Records from a dataset
- Opening Delimiter -
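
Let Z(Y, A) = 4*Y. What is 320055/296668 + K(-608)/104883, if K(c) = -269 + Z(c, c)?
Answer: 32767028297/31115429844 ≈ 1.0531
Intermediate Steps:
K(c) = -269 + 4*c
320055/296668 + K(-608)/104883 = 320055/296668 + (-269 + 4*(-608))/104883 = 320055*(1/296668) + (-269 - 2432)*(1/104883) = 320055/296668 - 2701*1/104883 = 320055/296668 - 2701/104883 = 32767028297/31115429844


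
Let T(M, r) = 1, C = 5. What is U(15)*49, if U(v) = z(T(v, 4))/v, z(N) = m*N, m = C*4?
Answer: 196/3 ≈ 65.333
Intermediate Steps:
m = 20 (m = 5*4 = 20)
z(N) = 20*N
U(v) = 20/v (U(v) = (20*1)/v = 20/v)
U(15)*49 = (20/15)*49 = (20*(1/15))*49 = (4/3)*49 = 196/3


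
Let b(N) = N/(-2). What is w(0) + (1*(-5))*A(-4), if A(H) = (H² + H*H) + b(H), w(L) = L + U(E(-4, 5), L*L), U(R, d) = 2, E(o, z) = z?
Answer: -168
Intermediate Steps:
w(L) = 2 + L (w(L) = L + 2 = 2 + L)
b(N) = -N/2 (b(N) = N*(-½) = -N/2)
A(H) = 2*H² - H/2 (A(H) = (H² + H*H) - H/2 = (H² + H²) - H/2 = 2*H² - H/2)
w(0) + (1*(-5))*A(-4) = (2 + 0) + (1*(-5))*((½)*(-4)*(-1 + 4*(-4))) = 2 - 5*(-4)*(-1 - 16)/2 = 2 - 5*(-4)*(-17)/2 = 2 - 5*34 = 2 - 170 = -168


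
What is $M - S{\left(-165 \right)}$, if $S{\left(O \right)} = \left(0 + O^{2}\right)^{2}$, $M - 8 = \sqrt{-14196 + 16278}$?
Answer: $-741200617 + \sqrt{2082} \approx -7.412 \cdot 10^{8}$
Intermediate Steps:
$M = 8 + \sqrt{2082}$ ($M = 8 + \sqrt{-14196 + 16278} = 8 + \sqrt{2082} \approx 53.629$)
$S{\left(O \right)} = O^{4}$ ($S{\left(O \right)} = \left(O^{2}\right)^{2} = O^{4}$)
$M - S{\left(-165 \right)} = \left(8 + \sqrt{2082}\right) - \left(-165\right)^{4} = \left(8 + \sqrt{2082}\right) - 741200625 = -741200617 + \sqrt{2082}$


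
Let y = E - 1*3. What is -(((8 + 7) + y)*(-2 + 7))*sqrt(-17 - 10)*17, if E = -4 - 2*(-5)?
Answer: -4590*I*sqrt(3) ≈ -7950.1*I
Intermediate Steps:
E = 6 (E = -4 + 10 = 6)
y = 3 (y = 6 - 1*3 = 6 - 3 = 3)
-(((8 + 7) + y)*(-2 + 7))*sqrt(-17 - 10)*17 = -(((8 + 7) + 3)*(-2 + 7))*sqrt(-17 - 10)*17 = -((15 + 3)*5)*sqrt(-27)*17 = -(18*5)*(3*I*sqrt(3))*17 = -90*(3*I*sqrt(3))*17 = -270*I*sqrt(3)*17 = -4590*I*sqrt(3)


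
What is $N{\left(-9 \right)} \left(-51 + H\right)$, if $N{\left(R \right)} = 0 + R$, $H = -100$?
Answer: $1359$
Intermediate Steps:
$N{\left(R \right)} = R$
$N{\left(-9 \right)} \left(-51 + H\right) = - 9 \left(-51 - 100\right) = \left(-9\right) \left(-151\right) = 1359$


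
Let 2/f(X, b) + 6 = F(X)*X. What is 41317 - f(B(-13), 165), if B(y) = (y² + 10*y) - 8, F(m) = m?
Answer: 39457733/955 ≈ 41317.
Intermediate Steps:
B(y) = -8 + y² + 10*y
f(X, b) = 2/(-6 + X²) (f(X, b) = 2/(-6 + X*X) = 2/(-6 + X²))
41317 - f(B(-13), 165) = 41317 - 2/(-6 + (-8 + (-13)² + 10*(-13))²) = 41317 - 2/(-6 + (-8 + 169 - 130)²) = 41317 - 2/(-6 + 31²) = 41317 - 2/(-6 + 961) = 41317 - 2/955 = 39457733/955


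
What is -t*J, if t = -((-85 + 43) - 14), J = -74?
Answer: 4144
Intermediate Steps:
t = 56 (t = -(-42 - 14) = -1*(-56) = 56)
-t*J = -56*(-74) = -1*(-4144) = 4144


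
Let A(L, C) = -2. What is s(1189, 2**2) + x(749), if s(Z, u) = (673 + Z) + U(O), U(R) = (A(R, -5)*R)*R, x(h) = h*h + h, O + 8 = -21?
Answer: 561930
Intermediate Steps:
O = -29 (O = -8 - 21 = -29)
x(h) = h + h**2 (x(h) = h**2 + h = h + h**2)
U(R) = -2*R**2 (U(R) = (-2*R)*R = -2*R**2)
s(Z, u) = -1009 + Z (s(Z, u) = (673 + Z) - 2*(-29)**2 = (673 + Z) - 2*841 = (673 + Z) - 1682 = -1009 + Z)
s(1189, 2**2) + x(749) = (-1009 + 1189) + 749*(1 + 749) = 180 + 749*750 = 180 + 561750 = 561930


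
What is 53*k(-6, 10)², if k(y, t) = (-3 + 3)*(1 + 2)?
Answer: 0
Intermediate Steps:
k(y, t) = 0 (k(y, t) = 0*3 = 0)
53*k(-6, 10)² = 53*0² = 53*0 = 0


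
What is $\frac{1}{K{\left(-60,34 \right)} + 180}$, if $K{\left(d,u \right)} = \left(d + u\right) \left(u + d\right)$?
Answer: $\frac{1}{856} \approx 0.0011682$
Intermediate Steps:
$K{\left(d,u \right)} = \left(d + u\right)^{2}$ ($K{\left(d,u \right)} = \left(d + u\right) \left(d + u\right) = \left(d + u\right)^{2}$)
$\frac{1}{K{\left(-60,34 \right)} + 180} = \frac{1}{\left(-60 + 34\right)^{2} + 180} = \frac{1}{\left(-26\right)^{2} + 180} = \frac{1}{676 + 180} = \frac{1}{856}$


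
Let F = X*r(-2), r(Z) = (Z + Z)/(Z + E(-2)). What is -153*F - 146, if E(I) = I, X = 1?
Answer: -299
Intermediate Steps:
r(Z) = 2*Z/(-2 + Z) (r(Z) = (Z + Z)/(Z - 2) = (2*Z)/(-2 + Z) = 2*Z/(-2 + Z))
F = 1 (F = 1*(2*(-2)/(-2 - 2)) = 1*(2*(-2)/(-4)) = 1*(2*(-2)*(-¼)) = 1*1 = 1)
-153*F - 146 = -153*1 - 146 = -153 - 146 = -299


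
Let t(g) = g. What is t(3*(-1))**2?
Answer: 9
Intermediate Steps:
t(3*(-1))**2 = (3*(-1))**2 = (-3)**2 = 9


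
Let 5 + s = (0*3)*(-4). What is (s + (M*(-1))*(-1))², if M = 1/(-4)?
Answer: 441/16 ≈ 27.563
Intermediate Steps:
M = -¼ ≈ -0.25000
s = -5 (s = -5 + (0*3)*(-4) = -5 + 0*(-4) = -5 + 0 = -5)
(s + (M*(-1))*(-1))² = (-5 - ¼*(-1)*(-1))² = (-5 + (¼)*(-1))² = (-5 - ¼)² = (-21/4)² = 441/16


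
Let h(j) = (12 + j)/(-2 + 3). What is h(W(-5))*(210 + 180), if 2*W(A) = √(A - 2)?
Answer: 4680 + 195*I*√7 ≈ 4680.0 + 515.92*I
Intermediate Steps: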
- Closing Delimiter -
WHAT IS EXPECTED: Extract the lines above, from the first one through the one containing "Answer: 196/3 ≈ 65.333", and return only those, unchanged.

RESPONSE AREA:
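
Let Z(Y, A) = 4*Y. What is 320055/296668 + K(-608)/104883, if K(c) = -269 + Z(c, c)?
Answer: 32767028297/31115429844 ≈ 1.0531
Intermediate Steps:
K(c) = -269 + 4*c
320055/296668 + K(-608)/104883 = 320055/296668 + (-269 + 4*(-608))/104883 = 320055*(1/296668) + (-269 - 2432)*(1/104883) = 320055/296668 - 2701*1/104883 = 320055/296668 - 2701/104883 = 32767028297/31115429844


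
Let T(M, r) = 1, C = 5. What is U(15)*49, if U(v) = z(T(v, 4))/v, z(N) = m*N, m = C*4?
Answer: 196/3 ≈ 65.333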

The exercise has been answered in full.